Task item
Each line below must be reproduced exactly.

Dataset content
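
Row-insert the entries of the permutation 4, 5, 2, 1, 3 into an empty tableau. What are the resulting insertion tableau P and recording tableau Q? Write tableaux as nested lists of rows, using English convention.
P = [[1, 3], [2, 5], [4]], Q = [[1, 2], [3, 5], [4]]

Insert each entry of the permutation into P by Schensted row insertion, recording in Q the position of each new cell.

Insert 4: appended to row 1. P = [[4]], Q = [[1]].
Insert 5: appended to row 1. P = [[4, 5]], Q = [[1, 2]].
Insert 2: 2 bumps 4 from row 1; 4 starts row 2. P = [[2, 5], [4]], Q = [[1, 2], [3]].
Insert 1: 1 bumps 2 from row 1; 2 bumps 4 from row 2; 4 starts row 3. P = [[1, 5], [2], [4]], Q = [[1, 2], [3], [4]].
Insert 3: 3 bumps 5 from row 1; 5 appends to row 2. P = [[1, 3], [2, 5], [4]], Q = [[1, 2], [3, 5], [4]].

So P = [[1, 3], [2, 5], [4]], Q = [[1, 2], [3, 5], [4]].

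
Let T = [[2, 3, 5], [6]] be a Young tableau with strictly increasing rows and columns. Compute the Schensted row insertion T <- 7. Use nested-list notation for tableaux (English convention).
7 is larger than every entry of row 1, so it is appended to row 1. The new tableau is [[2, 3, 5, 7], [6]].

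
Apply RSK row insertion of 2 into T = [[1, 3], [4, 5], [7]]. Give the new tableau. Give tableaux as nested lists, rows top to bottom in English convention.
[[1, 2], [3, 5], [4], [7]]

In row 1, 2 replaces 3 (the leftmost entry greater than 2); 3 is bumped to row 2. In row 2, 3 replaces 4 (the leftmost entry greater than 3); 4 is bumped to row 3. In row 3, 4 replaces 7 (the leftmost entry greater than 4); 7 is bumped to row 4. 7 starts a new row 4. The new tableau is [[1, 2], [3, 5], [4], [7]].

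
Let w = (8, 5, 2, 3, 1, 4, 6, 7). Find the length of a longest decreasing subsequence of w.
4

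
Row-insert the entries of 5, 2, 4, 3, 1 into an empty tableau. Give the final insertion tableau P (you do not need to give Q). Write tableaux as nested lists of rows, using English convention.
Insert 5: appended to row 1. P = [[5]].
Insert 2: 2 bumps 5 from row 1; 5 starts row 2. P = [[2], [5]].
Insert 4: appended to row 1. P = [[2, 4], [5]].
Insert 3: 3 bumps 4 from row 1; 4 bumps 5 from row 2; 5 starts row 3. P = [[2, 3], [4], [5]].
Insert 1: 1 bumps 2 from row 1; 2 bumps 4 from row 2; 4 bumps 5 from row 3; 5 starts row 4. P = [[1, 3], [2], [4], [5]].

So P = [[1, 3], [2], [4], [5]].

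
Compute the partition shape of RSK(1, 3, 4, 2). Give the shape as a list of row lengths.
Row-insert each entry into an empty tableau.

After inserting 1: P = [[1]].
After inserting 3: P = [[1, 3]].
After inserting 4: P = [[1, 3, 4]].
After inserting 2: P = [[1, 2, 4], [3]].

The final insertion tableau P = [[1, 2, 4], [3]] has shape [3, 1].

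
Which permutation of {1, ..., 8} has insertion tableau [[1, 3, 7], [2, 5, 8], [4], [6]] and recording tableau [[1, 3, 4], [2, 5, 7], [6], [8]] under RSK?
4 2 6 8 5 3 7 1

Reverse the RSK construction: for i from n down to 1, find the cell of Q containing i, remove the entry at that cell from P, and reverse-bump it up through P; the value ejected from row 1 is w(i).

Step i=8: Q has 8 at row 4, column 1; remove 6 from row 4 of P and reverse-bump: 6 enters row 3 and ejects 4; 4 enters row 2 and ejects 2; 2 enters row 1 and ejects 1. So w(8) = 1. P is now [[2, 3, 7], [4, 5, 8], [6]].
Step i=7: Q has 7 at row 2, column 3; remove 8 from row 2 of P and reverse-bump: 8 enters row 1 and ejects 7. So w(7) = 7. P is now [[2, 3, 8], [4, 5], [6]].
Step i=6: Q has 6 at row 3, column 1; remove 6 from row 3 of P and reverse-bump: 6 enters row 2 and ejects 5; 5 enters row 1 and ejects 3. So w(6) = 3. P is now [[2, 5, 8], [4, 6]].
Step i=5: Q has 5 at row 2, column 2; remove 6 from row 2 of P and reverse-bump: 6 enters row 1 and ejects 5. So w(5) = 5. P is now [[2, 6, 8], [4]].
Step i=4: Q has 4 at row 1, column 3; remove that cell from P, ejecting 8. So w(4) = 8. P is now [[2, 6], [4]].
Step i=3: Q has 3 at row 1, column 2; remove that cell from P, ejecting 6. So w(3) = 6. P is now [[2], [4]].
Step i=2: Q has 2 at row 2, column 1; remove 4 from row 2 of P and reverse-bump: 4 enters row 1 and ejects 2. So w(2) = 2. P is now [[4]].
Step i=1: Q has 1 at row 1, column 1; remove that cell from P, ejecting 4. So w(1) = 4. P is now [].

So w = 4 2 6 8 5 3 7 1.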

Answer section
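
Row-insert the entries of the permutation 4, 5, 2, 1, 3 into an empty tableau. What are the resulting insertion tableau P and recording tableau Q? Write tableaux as nested lists of rows, using English convention.
P = [[1, 3], [2, 5], [4]], Q = [[1, 2], [3, 5], [4]]

Insert each entry of the permutation into P by Schensted row insertion, recording in Q the position of each new cell.

Insert 4: appended to row 1. P = [[4]], Q = [[1]].
Insert 5: appended to row 1. P = [[4, 5]], Q = [[1, 2]].
Insert 2: 2 bumps 4 from row 1; 4 starts row 2. P = [[2, 5], [4]], Q = [[1, 2], [3]].
Insert 1: 1 bumps 2 from row 1; 2 bumps 4 from row 2; 4 starts row 3. P = [[1, 5], [2], [4]], Q = [[1, 2], [3], [4]].
Insert 3: 3 bumps 5 from row 1; 5 appends to row 2. P = [[1, 3], [2, 5], [4]], Q = [[1, 2], [3, 5], [4]].

So P = [[1, 3], [2, 5], [4]], Q = [[1, 2], [3, 5], [4]].

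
Let T = [[2, 3, 5], [6]] be a Young tableau with strictly increasing rows and columns. Compute the Schensted row insertion T <- 7. Use nested-list notation for tableaux (English convention).
7 is larger than every entry of row 1, so it is appended to row 1. The new tableau is [[2, 3, 5, 7], [6]].

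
Apply RSK row insertion of 2 into T = [[1, 3], [4, 5], [7]]. Give the new tableau. Give tableaux as nested lists, rows top to bottom in English convention.
[[1, 2], [3, 5], [4], [7]]

In row 1, 2 replaces 3 (the leftmost entry greater than 2); 3 is bumped to row 2. In row 2, 3 replaces 4 (the leftmost entry greater than 3); 4 is bumped to row 3. In row 3, 4 replaces 7 (the leftmost entry greater than 4); 7 is bumped to row 4. 7 starts a new row 4. The new tableau is [[1, 2], [3, 5], [4], [7]].

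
Let w = (8, 5, 2, 3, 1, 4, 6, 7). Find the length of a longest decreasing subsequence of w.
4

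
Row-insert the entries of 5, 2, 4, 3, 1 into an empty tableau. Give the final insertion tableau P (you do not need to give Q). Write tableaux as nested lists of rows, using English convention.
Insert 5: appended to row 1. P = [[5]].
Insert 2: 2 bumps 5 from row 1; 5 starts row 2. P = [[2], [5]].
Insert 4: appended to row 1. P = [[2, 4], [5]].
Insert 3: 3 bumps 4 from row 1; 4 bumps 5 from row 2; 5 starts row 3. P = [[2, 3], [4], [5]].
Insert 1: 1 bumps 2 from row 1; 2 bumps 4 from row 2; 4 bumps 5 from row 3; 5 starts row 4. P = [[1, 3], [2], [4], [5]].

So P = [[1, 3], [2], [4], [5]].

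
Compute the partition shape of RSK(1, 3, 4, 2). Give the shape as a list of row lengths.
Row-insert each entry into an empty tableau.

After inserting 1: P = [[1]].
After inserting 3: P = [[1, 3]].
After inserting 4: P = [[1, 3, 4]].
After inserting 2: P = [[1, 2, 4], [3]].

The final insertion tableau P = [[1, 2, 4], [3]] has shape [3, 1].

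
Which permutation of {1, ..., 8} has insertion tableau [[1, 3, 7], [2, 5, 8], [4], [6]] and recording tableau [[1, 3, 4], [2, 5, 7], [6], [8]] under RSK?
4 2 6 8 5 3 7 1

Reverse the RSK construction: for i from n down to 1, find the cell of Q containing i, remove the entry at that cell from P, and reverse-bump it up through P; the value ejected from row 1 is w(i).

Step i=8: Q has 8 at row 4, column 1; remove 6 from row 4 of P and reverse-bump: 6 enters row 3 and ejects 4; 4 enters row 2 and ejects 2; 2 enters row 1 and ejects 1. So w(8) = 1. P is now [[2, 3, 7], [4, 5, 8], [6]].
Step i=7: Q has 7 at row 2, column 3; remove 8 from row 2 of P and reverse-bump: 8 enters row 1 and ejects 7. So w(7) = 7. P is now [[2, 3, 8], [4, 5], [6]].
Step i=6: Q has 6 at row 3, column 1; remove 6 from row 3 of P and reverse-bump: 6 enters row 2 and ejects 5; 5 enters row 1 and ejects 3. So w(6) = 3. P is now [[2, 5, 8], [4, 6]].
Step i=5: Q has 5 at row 2, column 2; remove 6 from row 2 of P and reverse-bump: 6 enters row 1 and ejects 5. So w(5) = 5. P is now [[2, 6, 8], [4]].
Step i=4: Q has 4 at row 1, column 3; remove that cell from P, ejecting 8. So w(4) = 8. P is now [[2, 6], [4]].
Step i=3: Q has 3 at row 1, column 2; remove that cell from P, ejecting 6. So w(3) = 6. P is now [[2], [4]].
Step i=2: Q has 2 at row 2, column 1; remove 4 from row 2 of P and reverse-bump: 4 enters row 1 and ejects 2. So w(2) = 2. P is now [[4]].
Step i=1: Q has 1 at row 1, column 1; remove that cell from P, ejecting 4. So w(1) = 4. P is now [].

So w = 4 2 6 8 5 3 7 1.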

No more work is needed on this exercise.